BEGIN Extracted data
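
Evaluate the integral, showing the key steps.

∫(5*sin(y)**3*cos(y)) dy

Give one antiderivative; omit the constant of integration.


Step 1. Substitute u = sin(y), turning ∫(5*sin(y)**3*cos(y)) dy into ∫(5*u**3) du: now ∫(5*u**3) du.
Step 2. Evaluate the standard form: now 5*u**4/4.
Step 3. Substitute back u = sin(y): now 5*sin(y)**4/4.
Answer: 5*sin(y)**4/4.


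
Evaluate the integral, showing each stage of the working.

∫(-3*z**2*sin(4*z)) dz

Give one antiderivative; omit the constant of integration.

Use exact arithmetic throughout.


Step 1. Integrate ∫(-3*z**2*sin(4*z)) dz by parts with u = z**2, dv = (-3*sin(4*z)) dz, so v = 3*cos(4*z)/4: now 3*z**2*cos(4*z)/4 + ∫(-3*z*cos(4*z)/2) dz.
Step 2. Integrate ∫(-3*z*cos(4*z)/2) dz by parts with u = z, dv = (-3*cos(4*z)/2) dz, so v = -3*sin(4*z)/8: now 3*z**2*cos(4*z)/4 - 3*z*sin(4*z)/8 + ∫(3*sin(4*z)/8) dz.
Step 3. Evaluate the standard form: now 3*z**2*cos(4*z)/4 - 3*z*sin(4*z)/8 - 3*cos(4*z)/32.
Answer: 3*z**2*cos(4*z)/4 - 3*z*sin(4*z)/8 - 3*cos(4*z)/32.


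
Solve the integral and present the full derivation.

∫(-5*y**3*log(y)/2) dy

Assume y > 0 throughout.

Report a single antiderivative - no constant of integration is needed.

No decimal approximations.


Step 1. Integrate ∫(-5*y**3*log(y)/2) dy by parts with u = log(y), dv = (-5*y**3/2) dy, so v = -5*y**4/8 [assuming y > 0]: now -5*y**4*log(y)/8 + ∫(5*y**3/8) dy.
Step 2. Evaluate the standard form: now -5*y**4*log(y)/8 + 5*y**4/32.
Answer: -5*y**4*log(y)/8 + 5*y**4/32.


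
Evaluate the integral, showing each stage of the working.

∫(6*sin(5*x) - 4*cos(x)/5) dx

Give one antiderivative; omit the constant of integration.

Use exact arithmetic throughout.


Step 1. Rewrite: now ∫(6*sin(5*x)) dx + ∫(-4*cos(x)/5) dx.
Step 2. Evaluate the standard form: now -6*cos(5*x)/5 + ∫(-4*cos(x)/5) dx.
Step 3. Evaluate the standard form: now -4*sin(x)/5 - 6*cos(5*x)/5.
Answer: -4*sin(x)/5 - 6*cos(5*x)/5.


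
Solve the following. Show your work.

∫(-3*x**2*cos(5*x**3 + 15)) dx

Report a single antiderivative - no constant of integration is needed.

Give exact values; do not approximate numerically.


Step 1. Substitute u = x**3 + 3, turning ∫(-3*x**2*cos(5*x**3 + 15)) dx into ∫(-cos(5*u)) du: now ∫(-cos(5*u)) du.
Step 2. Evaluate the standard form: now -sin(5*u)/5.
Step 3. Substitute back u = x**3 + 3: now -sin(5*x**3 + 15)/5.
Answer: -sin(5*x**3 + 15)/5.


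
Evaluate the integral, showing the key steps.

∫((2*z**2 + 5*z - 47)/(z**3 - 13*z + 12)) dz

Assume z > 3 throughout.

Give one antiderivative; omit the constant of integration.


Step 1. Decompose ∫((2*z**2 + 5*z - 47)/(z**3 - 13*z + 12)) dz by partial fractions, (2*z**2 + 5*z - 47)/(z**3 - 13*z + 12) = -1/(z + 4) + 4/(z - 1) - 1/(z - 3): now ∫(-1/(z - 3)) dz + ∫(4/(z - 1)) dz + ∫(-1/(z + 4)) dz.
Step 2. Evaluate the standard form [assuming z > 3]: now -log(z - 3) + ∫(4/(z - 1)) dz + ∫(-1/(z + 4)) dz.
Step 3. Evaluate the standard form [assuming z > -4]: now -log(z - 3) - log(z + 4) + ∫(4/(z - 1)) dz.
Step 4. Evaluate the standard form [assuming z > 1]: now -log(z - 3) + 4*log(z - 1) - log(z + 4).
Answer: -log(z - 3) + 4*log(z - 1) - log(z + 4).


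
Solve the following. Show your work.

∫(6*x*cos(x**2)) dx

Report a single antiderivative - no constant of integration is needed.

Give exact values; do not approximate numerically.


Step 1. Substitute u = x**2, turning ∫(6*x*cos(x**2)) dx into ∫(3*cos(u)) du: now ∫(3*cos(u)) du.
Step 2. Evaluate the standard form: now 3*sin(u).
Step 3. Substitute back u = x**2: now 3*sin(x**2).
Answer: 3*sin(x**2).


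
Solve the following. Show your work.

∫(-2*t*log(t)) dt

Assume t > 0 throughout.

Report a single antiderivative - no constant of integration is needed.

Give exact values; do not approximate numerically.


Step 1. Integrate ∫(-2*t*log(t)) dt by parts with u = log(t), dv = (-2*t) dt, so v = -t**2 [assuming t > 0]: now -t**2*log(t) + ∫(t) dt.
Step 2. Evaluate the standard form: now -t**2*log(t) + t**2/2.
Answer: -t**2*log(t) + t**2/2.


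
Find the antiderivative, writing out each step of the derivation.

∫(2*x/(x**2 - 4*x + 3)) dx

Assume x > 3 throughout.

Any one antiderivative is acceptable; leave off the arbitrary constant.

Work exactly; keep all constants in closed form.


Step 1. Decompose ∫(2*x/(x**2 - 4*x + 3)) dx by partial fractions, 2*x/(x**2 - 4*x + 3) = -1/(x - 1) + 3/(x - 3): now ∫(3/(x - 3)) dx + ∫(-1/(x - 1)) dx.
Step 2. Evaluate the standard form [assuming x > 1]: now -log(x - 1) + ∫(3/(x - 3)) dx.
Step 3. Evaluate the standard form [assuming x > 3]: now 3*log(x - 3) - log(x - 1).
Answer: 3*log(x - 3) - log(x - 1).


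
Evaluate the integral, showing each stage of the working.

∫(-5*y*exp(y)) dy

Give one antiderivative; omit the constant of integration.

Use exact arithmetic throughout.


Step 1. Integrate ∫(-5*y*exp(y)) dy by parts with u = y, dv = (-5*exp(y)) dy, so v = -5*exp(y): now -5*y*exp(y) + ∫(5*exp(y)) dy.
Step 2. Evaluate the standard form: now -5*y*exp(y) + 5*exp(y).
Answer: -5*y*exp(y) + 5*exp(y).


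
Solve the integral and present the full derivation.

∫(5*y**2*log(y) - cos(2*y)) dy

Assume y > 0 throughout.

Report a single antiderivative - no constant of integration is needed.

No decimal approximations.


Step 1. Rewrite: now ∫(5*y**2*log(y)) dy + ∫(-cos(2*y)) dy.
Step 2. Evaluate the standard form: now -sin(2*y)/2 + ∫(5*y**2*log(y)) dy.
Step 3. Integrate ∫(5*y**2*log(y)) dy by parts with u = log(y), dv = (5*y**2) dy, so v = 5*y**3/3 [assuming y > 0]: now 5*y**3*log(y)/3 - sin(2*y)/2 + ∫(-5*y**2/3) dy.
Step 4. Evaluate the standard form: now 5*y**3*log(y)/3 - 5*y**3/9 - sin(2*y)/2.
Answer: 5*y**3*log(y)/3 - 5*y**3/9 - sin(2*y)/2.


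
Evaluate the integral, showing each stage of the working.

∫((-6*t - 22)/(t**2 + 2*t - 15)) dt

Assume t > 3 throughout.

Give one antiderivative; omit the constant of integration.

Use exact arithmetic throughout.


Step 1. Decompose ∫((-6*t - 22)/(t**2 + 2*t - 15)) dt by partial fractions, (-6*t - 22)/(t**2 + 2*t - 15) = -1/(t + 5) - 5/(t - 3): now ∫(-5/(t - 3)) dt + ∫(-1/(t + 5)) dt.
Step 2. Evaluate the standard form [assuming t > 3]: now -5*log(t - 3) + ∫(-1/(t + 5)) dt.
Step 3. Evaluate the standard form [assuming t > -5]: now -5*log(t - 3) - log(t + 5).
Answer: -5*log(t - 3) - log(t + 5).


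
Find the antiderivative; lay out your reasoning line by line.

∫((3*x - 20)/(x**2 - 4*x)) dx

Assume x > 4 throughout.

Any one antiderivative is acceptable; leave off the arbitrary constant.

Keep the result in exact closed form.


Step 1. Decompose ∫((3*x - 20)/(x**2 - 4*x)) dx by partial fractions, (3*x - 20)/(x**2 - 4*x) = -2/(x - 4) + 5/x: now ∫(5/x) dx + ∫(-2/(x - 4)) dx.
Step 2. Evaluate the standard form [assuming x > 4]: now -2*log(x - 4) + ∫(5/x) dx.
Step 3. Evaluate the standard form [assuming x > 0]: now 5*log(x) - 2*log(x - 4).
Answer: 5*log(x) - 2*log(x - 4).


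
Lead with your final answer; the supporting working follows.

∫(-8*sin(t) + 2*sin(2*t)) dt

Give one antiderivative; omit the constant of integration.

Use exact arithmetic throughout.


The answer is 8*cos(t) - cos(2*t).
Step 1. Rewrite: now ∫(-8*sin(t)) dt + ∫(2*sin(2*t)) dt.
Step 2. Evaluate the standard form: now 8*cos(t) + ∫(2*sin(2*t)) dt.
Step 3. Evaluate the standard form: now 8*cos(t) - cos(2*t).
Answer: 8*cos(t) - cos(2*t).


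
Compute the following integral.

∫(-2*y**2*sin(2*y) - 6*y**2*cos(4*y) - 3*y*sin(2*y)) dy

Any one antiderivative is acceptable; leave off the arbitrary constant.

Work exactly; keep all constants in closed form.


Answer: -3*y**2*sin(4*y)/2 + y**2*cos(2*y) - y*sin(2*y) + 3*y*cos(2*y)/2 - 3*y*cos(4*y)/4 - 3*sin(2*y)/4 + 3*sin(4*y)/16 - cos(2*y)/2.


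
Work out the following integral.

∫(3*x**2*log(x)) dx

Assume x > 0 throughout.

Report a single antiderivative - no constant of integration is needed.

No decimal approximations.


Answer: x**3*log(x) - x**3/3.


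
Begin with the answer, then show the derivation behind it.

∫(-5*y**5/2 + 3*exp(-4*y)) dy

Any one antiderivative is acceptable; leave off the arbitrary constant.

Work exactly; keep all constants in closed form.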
END Extracted data
### Prompt
The lines above from the one containing "Work out the following integral." through the one containing "Begin with the" are to be set down exactly, and no others.

### Your response
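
Work out the following integral.

∫(3*x**2*log(x)) dx

Assume x > 0 throughout.

Report a single antiderivative - no constant of integration is needed.

No decimal approximations.


Answer: x**3*log(x) - x**3/3.


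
Begin with the answer, then show the derivation behind it.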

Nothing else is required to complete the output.